What to do ▸ What you return must be every line from the beginning of the data through the line holding "Gather z: 16*c^2", unchanged.
### Provided data
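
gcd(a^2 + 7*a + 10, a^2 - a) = 1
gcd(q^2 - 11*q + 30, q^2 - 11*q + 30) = q^2 - 11*q + 30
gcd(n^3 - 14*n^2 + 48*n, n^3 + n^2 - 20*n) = n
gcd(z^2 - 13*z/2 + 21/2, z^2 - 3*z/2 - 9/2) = z - 3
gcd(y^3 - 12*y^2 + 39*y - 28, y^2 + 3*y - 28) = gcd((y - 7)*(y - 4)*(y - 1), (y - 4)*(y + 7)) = y - 4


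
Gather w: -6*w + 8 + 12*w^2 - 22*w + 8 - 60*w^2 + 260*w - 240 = -48*w^2 + 232*w - 224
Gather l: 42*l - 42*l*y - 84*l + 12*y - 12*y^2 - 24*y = l*(-42*y - 42) - 12*y^2 - 12*y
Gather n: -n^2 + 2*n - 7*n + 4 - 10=-n^2 - 5*n - 6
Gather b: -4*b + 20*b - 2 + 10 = 16*b + 8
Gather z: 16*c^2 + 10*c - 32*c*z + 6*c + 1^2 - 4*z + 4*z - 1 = 16*c^2 - 32*c*z + 16*c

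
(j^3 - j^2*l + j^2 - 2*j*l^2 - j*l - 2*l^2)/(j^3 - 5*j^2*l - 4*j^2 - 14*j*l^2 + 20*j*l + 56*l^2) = (j^3 - j^2*l + j^2 - 2*j*l^2 - j*l - 2*l^2)/(j^3 - 5*j^2*l - 4*j^2 - 14*j*l^2 + 20*j*l + 56*l^2)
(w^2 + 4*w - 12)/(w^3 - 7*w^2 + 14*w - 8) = (w + 6)/(w^2 - 5*w + 4)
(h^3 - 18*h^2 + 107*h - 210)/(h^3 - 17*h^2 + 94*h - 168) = (h - 5)/(h - 4)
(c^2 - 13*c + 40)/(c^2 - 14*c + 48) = (c - 5)/(c - 6)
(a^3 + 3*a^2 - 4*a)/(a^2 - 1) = a*(a + 4)/(a + 1)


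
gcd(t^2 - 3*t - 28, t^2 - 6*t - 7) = t - 7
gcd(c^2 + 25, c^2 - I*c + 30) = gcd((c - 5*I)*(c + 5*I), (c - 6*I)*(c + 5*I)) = c + 5*I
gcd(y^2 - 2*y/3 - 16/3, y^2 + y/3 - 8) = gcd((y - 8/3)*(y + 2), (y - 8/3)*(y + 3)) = y - 8/3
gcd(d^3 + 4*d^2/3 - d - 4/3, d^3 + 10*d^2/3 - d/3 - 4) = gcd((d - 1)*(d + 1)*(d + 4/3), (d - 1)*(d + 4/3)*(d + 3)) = d^2 + d/3 - 4/3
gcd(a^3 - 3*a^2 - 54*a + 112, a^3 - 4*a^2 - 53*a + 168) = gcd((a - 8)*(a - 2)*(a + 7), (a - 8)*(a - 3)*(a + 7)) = a^2 - a - 56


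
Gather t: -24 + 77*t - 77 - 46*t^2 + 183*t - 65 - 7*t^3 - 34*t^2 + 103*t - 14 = -7*t^3 - 80*t^2 + 363*t - 180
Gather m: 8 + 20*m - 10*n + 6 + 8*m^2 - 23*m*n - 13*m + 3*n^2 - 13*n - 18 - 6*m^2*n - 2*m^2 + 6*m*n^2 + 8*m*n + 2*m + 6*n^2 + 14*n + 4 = m^2*(6 - 6*n) + m*(6*n^2 - 15*n + 9) + 9*n^2 - 9*n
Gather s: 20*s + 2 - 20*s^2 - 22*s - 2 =-20*s^2 - 2*s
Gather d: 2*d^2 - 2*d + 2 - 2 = 2*d^2 - 2*d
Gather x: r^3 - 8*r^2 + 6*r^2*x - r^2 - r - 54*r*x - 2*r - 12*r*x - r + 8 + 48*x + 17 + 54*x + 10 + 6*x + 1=r^3 - 9*r^2 - 4*r + x*(6*r^2 - 66*r + 108) + 36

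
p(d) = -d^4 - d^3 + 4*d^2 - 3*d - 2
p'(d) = -4*d^3 - 3*d^2 + 8*d - 3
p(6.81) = -2303.49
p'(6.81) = -1350.93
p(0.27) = -2.54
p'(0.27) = -1.14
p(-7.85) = -3045.56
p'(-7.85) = 1684.28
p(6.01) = -1397.29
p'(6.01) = -931.61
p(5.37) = -889.18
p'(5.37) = -665.97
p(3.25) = -115.39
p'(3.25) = -146.00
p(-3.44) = -43.67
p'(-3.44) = 96.81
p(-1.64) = 10.86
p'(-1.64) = -6.55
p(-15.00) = -46307.00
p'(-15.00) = 12702.00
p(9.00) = -6995.00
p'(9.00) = -3090.00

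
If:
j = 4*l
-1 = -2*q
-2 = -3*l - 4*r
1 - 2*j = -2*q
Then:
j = 1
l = 1/4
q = 1/2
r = 5/16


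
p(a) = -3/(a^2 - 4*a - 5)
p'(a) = -3*(4 - 2*a)/(a^2 - 4*a - 5)^2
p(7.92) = -0.12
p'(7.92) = 0.05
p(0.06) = 0.57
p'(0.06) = -0.42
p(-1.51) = -0.90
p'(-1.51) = -1.91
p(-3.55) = -0.14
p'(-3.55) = -0.07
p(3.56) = 0.46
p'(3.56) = 0.22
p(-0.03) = 0.61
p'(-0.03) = -0.51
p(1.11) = 0.37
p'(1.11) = -0.08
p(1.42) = 0.35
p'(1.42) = -0.05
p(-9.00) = -0.03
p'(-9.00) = -0.00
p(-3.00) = -0.19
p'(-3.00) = -0.12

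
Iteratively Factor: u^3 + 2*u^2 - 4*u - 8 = (u - 2)*(u^2 + 4*u + 4) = (u - 2)*(u + 2)*(u + 2)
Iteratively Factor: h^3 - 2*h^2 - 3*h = (h - 3)*(h^2 + h) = h*(h - 3)*(h + 1)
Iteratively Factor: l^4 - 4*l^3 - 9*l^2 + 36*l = (l)*(l^3 - 4*l^2 - 9*l + 36) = l*(l + 3)*(l^2 - 7*l + 12) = l*(l - 4)*(l + 3)*(l - 3)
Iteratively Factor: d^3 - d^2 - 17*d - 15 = (d - 5)*(d^2 + 4*d + 3) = (d - 5)*(d + 3)*(d + 1)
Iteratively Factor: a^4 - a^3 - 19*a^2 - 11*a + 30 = (a - 5)*(a^3 + 4*a^2 + a - 6) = (a - 5)*(a + 2)*(a^2 + 2*a - 3) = (a - 5)*(a - 1)*(a + 2)*(a + 3)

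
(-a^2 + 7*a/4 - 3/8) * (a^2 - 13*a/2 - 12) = -a^4 + 33*a^3/4 + a^2/4 - 297*a/16 + 9/2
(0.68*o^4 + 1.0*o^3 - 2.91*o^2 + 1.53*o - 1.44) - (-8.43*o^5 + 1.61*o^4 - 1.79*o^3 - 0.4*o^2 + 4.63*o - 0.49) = 8.43*o^5 - 0.93*o^4 + 2.79*o^3 - 2.51*o^2 - 3.1*o - 0.95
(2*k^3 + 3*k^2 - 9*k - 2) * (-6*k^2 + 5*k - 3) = -12*k^5 - 8*k^4 + 63*k^3 - 42*k^2 + 17*k + 6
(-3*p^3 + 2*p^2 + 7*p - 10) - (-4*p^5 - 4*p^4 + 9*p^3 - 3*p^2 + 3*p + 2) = 4*p^5 + 4*p^4 - 12*p^3 + 5*p^2 + 4*p - 12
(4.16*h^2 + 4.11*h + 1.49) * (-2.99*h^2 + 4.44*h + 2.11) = -12.4384*h^4 + 6.1815*h^3 + 22.5709*h^2 + 15.2877*h + 3.1439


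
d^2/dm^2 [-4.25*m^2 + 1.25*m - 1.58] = -8.50000000000000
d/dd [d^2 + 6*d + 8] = 2*d + 6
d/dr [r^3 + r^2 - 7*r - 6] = 3*r^2 + 2*r - 7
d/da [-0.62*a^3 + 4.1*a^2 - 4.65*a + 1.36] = -1.86*a^2 + 8.2*a - 4.65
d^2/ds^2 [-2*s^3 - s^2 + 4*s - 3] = -12*s - 2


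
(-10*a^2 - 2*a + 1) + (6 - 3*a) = -10*a^2 - 5*a + 7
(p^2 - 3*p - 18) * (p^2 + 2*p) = p^4 - p^3 - 24*p^2 - 36*p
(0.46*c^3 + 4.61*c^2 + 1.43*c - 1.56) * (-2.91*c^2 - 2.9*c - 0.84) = -1.3386*c^5 - 14.7491*c^4 - 17.9167*c^3 - 3.4798*c^2 + 3.3228*c + 1.3104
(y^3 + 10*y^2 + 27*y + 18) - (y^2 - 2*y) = y^3 + 9*y^2 + 29*y + 18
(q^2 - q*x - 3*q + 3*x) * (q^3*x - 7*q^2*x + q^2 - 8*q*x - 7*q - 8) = q^5*x - q^4*x^2 - 10*q^4*x + q^4 + 10*q^3*x^2 + 12*q^3*x - 10*q^3 - 13*q^2*x^2 + 34*q^2*x + 13*q^2 - 24*q*x^2 - 13*q*x + 24*q - 24*x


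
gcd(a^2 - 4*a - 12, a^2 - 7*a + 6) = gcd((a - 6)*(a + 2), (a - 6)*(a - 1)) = a - 6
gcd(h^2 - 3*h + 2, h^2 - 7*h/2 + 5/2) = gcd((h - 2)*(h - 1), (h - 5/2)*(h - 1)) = h - 1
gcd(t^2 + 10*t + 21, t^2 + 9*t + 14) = t + 7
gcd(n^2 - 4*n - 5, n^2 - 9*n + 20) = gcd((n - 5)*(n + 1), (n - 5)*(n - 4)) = n - 5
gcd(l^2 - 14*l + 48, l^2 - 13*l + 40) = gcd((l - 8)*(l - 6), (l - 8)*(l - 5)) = l - 8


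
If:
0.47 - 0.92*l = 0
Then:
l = 0.51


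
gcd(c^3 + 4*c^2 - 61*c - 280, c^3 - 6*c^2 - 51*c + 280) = c^2 - c - 56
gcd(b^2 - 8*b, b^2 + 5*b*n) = b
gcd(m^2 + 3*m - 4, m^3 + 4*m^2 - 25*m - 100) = m + 4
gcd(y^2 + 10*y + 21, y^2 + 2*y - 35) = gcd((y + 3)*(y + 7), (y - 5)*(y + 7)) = y + 7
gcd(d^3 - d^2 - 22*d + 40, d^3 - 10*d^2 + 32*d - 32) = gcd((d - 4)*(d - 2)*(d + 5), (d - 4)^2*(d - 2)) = d^2 - 6*d + 8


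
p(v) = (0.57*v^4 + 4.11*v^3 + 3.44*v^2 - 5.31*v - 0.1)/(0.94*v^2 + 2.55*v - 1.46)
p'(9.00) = 13.60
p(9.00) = 71.36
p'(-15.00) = -15.51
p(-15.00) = 92.20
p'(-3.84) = -17.87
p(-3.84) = -14.48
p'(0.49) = 20527.37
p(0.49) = -89.48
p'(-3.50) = -73.71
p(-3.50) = -26.60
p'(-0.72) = 1.06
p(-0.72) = -1.47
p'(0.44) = 192.18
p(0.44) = 8.97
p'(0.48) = 12493.39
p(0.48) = 70.61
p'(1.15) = 4.67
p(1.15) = 2.06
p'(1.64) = 4.73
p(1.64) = 4.32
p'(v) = (-1.88*v - 2.55)*(0.57*v^4 + 4.11*v^3 + 3.44*v^2 - 5.31*v - 0.1)/(0.94*v^2 + 2.55*v - 1.46)^2 + (2.28*v^3 + 12.33*v^2 + 6.88*v - 5.31)/(0.94*v^2 + 2.55*v - 1.46)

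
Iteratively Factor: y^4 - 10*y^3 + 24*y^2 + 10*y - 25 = (y - 5)*(y^3 - 5*y^2 - y + 5) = (y - 5)^2*(y^2 - 1) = (y - 5)^2*(y + 1)*(y - 1)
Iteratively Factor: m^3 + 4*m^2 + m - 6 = (m + 3)*(m^2 + m - 2) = (m - 1)*(m + 3)*(m + 2)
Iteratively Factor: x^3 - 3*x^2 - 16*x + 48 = (x - 4)*(x^2 + x - 12) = (x - 4)*(x + 4)*(x - 3)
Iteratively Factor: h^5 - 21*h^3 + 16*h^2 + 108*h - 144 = (h + 4)*(h^4 - 4*h^3 - 5*h^2 + 36*h - 36) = (h + 3)*(h + 4)*(h^3 - 7*h^2 + 16*h - 12) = (h - 2)*(h + 3)*(h + 4)*(h^2 - 5*h + 6) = (h - 3)*(h - 2)*(h + 3)*(h + 4)*(h - 2)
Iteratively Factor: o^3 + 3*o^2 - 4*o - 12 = (o + 3)*(o^2 - 4) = (o - 2)*(o + 3)*(o + 2)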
######
Expected answer ▸
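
gcd(a^2 + 7*a + 10, a^2 - a) = 1
gcd(q^2 - 11*q + 30, q^2 - 11*q + 30) = q^2 - 11*q + 30
gcd(n^3 - 14*n^2 + 48*n, n^3 + n^2 - 20*n) = n
gcd(z^2 - 13*z/2 + 21/2, z^2 - 3*z/2 - 9/2) = z - 3
gcd(y^3 - 12*y^2 + 39*y - 28, y^2 + 3*y - 28) = gcd((y - 7)*(y - 4)*(y - 1), (y - 4)*(y + 7)) = y - 4


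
Gather w: -6*w + 8 + 12*w^2 - 22*w + 8 - 60*w^2 + 260*w - 240 = -48*w^2 + 232*w - 224
Gather l: 42*l - 42*l*y - 84*l + 12*y - 12*y^2 - 24*y = l*(-42*y - 42) - 12*y^2 - 12*y
Gather n: -n^2 + 2*n - 7*n + 4 - 10=-n^2 - 5*n - 6
Gather b: -4*b + 20*b - 2 + 10 = 16*b + 8
Gather z: 16*c^2 + 10*c - 32*c*z + 6*c + 1^2 - 4*z + 4*z - 1 = 16*c^2 - 32*c*z + 16*c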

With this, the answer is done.